┌────────

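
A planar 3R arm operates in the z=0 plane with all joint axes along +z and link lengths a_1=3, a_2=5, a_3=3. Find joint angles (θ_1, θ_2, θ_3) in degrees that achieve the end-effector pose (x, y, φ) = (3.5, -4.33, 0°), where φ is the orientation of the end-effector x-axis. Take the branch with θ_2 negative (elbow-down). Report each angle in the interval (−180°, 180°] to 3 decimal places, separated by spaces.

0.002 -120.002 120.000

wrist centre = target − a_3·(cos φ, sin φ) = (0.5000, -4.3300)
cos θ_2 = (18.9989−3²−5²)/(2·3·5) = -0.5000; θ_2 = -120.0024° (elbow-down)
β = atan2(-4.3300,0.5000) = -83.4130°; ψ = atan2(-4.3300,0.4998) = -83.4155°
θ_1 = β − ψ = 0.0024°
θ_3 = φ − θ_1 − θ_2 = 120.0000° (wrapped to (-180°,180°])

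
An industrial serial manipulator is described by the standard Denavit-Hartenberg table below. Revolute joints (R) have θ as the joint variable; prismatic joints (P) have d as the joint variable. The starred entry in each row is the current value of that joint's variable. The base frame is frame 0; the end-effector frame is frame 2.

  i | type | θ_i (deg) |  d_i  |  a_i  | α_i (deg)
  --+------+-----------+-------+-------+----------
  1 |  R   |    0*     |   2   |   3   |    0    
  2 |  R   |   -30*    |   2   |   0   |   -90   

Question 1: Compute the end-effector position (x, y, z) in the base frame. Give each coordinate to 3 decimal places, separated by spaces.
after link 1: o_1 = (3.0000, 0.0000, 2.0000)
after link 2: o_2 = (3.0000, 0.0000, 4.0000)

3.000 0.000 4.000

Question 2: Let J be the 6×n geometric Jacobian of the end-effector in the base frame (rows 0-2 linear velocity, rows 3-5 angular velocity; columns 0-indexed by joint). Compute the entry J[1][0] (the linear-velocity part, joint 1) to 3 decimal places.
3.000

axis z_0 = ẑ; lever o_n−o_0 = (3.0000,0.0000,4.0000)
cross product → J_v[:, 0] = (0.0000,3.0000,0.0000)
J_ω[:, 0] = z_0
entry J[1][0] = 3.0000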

└────────

◆ Problem requirements: From the first record to the last, print each one exactly.

◆ Result of this task:
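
A planar 3R arm operates in the z=0 plane with all joint axes along +z and link lengths a_1=3, a_2=5, a_3=3. Find joint angles (θ_1, θ_2, θ_3) in degrees that achieve the end-effector pose (x, y, φ) = (3.5, -4.33, 0°), where φ is the orientation of the end-effector x-axis. Take the branch with θ_2 negative (elbow-down). Report each angle in the interval (−180°, 180°] to 3 decimal places, separated by spaces.

0.002 -120.002 120.000

wrist centre = target − a_3·(cos φ, sin φ) = (0.5000, -4.3300)
cos θ_2 = (18.9989−3²−5²)/(2·3·5) = -0.5000; θ_2 = -120.0024° (elbow-down)
β = atan2(-4.3300,0.5000) = -83.4130°; ψ = atan2(-4.3300,0.4998) = -83.4155°
θ_1 = β − ψ = 0.0024°
θ_3 = φ − θ_1 − θ_2 = 120.0000° (wrapped to (-180°,180°])

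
An industrial serial manipulator is described by the standard Denavit-Hartenberg table below. Revolute joints (R) have θ as the joint variable; prismatic joints (P) have d as the joint variable. The starred entry in each row is the current value of that joint's variable. The base frame is frame 0; the end-effector frame is frame 2.

  i | type | θ_i (deg) |  d_i  |  a_i  | α_i (deg)
  --+------+-----------+-------+-------+----------
  1 |  R   |    0*     |   2   |   3   |    0    
  2 |  R   |   -30*    |   2   |   0   |   -90   

Question 1: Compute the end-effector position (x, y, z) in the base frame. Give each coordinate to 3 decimal places, separated by spaces.
after link 1: o_1 = (3.0000, 0.0000, 2.0000)
after link 2: o_2 = (3.0000, 0.0000, 4.0000)

3.000 0.000 4.000

Question 2: Let J be the 6×n geometric Jacobian of the end-effector in the base frame (rows 0-2 linear velocity, rows 3-5 angular velocity; columns 0-indexed by joint). Compute the entry J[1][0] (the linear-velocity part, joint 1) to 3 decimal places.
3.000

axis z_0 = ẑ; lever o_n−o_0 = (3.0000,0.0000,4.0000)
cross product → J_v[:, 0] = (0.0000,3.0000,0.0000)
J_ω[:, 0] = z_0
entry J[1][0] = 3.0000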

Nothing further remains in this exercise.